*** Extracted records Section Begins ***
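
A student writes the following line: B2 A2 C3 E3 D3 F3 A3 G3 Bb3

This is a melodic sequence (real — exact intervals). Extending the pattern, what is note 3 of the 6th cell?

Db5

With 3-note cells, note 3 of each statement runs C3, F3, Bb3.
Each moves up a 4th. Continuing: Eb4 → Ab4 → Db5.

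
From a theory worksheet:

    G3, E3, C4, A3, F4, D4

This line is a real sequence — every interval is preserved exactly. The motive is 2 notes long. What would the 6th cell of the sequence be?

Ab5 F5

The 2-note cells begin on G3, C4, F4 — each up a 4th from the last.
Extending up a 4th: Bb4 → Eb5 → Ab5.
Statement 6 starts on Ab5 and keeps the same exact contour: Ab5 F5.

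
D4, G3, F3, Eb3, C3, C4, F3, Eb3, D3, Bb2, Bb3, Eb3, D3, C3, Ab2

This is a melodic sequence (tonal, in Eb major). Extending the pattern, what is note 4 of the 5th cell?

Ab2

With 5-note cells, note 4 of each statement runs Eb3, D3, C3.
Each moves down a 2nd. Continuing: Bb2 → Ab2.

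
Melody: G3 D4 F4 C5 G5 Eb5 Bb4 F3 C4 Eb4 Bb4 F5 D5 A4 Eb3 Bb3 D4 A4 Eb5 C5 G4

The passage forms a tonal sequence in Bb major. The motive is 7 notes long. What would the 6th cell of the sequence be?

Bb2 F3 A3 Eb4 Bb4 G4 D4

Unit = 7 notes; the statements start on G3, F3, Eb3, moving down a 2nd each time.
Extending down a 2nd: D3 → C3 → Bb2.
Statement 6 starts on Bb2 and keeps the same diatonic contour: Bb2 F3 A3 Eb4 Bb4 G4 D4.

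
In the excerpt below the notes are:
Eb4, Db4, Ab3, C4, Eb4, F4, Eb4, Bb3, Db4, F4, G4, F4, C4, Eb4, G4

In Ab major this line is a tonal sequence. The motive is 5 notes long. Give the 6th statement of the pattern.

Taking 5-note groups, the heads are Eb4, F4, G4: the pattern moves up a 2nd.
Continuing the starts: Ab4 → Bb4 → C5.
So cell 6 is C5 Bb4 F4 Ab4 C5.

C5 Bb4 F4 Ab4 C5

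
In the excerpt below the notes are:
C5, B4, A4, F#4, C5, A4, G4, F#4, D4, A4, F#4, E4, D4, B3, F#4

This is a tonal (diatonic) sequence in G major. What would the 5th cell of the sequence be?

Taking 5-note groups, the heads are C5, A4, F#4: the pattern moves down a 3rd.
Extending down a 3rd: D4 → B3.
From B3 the diatonic shape gives B3 A3 G3 E3 B3.

B3 A3 G3 E3 B3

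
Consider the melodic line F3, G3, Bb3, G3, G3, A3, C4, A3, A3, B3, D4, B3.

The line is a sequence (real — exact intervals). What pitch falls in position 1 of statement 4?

B3

Grouping in 4s, the 1st note of each cell is F3, G3, A3.
Each moves up a 2nd; the next is B3.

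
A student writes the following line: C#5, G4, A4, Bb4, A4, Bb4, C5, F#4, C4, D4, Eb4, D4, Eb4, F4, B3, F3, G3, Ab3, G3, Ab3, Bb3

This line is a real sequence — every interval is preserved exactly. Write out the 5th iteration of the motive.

A2 Eb2 F2 Gb2 F2 Gb2 Ab2

The 7-note cells begin on C#5, F#4, B3 — each down a 5th from the last.
Carrying on: E3 → A2.
From A2 the exact shape gives A2 Eb2 F2 Gb2 F2 Gb2 Ab2.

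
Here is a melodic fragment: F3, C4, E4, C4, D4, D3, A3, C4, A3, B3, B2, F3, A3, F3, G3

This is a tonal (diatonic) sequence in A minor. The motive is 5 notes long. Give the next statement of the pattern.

G2 D3 F3 D3 E3

The 5-note cells begin on F3, D3, B2 — each down a 3rd from the last.
From G2 the diatonic shape gives G2 D3 F3 D3 E3.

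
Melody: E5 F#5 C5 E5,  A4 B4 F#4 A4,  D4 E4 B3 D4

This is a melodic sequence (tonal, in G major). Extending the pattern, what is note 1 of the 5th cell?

With 4-note cells, note 1 of each statement runs E5, A4, D4.
Extending down a 5th: G3 → C3.

C3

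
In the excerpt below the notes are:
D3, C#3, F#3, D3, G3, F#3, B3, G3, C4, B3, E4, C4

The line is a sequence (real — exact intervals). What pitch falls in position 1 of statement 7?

Ab5

Grouping in 4s, the 1st note of each cell is D3, G3, C4.
Each moves up a 4th. Continuing: F4 → Bb4 → Eb5 → Ab5.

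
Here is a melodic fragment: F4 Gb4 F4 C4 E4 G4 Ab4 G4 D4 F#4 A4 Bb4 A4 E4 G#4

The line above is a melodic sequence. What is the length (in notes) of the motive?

15 notes total. Splitting into 3 groups of 5:
F4 Gb4 F4 C4 E4 | G4 Ab4 G4 D4 F#4 | A4 Bb4 A4 E4 G#4
That's a consistent up a 2nd shift per cell, and no other grouping gives one.

5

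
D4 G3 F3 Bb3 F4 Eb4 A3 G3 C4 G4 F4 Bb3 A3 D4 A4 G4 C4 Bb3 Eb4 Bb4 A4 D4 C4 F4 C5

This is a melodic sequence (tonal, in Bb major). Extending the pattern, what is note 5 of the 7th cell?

Eb5

Grouping in 5s, the 5th note of each cell is F4, G4, A4, Bb4, C5.
Each moves up a 2nd. Continuing: D5 → Eb5.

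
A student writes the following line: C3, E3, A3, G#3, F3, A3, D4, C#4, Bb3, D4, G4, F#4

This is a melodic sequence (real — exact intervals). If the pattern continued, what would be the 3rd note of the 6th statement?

Bb5

With 4-note cells, note 3 of each statement runs A3, D4, G4.
Carrying that up a 4th forward: C5 → F5 → Bb5.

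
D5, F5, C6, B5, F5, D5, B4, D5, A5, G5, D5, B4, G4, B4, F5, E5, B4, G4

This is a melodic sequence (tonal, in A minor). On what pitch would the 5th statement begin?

With a 6-note motive the entries are D5, B4, G4, each down a 3rd from the previous.
Continuing: E4 → C4. Statement 5 starts on C4.

C4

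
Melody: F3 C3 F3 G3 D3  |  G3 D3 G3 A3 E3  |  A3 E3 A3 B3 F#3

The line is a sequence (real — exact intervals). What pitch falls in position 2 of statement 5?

G#3

The unit is 5 notes. Position-2 pitches of the 3 shown cells: C3, D3, E3.
Carrying that up a 2nd forward: F#3 → G#3.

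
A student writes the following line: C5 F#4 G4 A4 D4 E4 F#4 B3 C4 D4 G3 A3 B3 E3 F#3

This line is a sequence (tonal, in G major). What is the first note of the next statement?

G3

With a 3-note motive the entries are C5, A4, F#4, D4, B3, each down a 3rd from the previous.
The next head, down a 3rd from B3, is G3.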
*** Extracted records Section Ends ***
> **Work item**:
Your task is to copy each line of the data above that holds "Melody".

> **Written response**:
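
Melody: G3 D4 F4 C5 G5 Eb5 Bb4 F3 C4 Eb4 Bb4 F5 D5 A4 Eb3 Bb3 D4 A4 Eb5 C5 G4
Melody: E5 F#5 C5 E5,  A4 B4 F#4 A4,  D4 E4 B3 D4
Melody: F3 C3 F3 G3 D3  |  G3 D3 G3 A3 E3  |  A3 E3 A3 B3 F#3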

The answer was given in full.